### [WORK TO COMPLETE]
Count how many lines below contain the word "What", then give that number alone.

#### EXTRACTED INFORMATION ####

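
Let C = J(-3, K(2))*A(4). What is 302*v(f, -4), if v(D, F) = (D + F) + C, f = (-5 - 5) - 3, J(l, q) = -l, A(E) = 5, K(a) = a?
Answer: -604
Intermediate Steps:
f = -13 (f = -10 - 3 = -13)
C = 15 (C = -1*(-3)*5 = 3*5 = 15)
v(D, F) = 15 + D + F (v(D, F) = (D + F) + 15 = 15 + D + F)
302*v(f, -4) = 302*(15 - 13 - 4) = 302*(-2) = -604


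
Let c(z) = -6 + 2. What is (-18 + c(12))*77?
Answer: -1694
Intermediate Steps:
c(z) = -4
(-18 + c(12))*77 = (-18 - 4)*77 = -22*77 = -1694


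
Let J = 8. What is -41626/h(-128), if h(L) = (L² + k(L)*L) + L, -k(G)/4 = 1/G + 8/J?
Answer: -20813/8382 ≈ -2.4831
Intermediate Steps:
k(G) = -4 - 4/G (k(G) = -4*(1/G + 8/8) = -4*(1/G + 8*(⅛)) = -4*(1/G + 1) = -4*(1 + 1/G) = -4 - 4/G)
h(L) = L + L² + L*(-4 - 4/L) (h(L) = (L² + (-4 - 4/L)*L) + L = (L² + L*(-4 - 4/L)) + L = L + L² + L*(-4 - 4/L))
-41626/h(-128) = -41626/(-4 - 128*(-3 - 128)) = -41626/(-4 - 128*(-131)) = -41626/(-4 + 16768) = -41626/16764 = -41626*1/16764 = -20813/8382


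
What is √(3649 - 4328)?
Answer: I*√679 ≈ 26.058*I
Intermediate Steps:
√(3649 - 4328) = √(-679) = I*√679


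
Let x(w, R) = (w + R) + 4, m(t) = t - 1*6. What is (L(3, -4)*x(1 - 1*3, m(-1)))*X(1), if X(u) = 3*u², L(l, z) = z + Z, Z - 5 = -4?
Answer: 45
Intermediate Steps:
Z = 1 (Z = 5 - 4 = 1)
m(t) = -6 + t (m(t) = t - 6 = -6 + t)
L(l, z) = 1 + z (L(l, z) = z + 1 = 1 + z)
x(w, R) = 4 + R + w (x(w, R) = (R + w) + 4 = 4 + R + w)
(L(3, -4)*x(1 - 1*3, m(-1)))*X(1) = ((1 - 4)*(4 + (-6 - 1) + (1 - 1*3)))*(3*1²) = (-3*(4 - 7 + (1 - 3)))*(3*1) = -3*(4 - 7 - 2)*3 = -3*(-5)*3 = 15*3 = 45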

####

### [OUTPUT BELOW]
5